TASK DESCRIPTION ▸ Among the entries below, count the lines holding the string "threads". Respond with the number alone.
PROVIDED RECORDS Block Start
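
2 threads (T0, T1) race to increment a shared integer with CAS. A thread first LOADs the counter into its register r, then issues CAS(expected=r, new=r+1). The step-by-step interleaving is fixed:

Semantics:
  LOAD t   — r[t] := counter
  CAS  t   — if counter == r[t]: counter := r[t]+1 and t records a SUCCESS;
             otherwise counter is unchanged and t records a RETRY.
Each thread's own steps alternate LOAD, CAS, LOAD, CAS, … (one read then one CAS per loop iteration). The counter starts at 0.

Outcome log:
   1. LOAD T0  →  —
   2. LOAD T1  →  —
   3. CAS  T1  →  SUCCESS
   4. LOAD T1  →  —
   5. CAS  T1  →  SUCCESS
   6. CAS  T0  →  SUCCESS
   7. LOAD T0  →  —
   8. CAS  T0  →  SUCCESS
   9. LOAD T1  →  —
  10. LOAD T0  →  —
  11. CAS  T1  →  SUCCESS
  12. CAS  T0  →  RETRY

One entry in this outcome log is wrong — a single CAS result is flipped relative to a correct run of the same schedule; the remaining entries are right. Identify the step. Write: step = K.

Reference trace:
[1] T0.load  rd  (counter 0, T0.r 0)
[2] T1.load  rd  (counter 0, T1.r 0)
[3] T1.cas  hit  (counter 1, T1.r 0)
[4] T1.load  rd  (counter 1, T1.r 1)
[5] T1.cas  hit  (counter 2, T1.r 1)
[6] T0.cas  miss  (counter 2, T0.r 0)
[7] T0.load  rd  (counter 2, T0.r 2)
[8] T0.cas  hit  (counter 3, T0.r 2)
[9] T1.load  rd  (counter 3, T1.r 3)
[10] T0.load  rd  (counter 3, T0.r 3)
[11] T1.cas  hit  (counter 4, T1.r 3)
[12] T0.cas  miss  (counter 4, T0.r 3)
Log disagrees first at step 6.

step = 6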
PROVIDED RECORDS Block End
PROVIDED RECORDS Block Start
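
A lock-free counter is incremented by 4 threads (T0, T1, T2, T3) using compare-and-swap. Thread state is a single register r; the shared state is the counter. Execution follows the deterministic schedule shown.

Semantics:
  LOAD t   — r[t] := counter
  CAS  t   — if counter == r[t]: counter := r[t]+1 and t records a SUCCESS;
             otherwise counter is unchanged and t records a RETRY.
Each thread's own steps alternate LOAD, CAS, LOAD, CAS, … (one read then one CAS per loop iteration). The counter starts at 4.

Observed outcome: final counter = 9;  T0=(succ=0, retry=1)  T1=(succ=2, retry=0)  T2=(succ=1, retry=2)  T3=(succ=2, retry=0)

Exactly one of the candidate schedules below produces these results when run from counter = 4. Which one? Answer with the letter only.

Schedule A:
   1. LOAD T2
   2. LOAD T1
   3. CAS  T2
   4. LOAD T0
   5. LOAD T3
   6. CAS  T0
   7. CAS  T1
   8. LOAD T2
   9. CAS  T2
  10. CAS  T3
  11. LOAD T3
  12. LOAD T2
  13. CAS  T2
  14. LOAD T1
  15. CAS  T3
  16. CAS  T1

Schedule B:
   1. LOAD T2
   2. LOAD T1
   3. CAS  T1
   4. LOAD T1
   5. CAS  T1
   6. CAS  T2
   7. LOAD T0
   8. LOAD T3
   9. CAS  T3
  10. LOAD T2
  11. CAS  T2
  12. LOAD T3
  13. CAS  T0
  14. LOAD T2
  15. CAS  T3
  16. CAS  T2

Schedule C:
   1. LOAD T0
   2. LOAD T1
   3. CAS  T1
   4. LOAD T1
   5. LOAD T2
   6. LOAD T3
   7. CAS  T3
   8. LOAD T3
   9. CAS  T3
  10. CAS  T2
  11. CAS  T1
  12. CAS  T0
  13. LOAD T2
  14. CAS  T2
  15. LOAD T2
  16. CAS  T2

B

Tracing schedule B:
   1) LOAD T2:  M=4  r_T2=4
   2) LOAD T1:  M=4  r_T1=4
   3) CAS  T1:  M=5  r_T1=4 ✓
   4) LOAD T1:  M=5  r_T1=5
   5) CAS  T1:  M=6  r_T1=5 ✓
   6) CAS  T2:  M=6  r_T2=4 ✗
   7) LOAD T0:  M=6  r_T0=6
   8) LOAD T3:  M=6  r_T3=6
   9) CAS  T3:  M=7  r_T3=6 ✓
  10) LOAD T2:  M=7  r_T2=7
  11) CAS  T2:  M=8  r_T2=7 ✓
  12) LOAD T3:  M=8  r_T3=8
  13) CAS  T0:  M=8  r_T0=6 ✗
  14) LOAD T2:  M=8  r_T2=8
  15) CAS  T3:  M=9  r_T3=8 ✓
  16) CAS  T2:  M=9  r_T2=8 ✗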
PROVIDED RECORDS Block End
SOLUTION ▸ 2